What you will do: The response must contain every line of the records that follow, duplicated exactly.

(Collected data entries)
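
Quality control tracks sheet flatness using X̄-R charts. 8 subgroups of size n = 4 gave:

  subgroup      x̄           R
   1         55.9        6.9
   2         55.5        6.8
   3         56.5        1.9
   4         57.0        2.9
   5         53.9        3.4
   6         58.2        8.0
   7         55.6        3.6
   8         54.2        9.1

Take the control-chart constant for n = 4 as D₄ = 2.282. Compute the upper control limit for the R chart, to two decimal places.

12.15

R̄ = (6.9 + 6.8 + 1.9 + 2.9 + 3.4 + 8.0 + 3.6 + 9.1) / 8 = 42.6000 / 8 = 5.3250
UCL_R = D₄·R̄ = 2.282 × 5.3250 = 12.1517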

Reply to the exercise:
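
Quality control tracks sheet flatness using X̄-R charts. 8 subgroups of size n = 4 gave:

  subgroup      x̄           R
   1         55.9        6.9
   2         55.5        6.8
   3         56.5        1.9
   4         57.0        2.9
   5         53.9        3.4
   6         58.2        8.0
   7         55.6        3.6
   8         54.2        9.1

Take the control-chart constant for n = 4 as D₄ = 2.282. Compute the upper control limit for the R chart, to two decimal places.

12.15

R̄ = (6.9 + 6.8 + 1.9 + 2.9 + 3.4 + 8.0 + 3.6 + 9.1) / 8 = 42.6000 / 8 = 5.3250
UCL_R = D₄·R̄ = 2.282 × 5.3250 = 12.1517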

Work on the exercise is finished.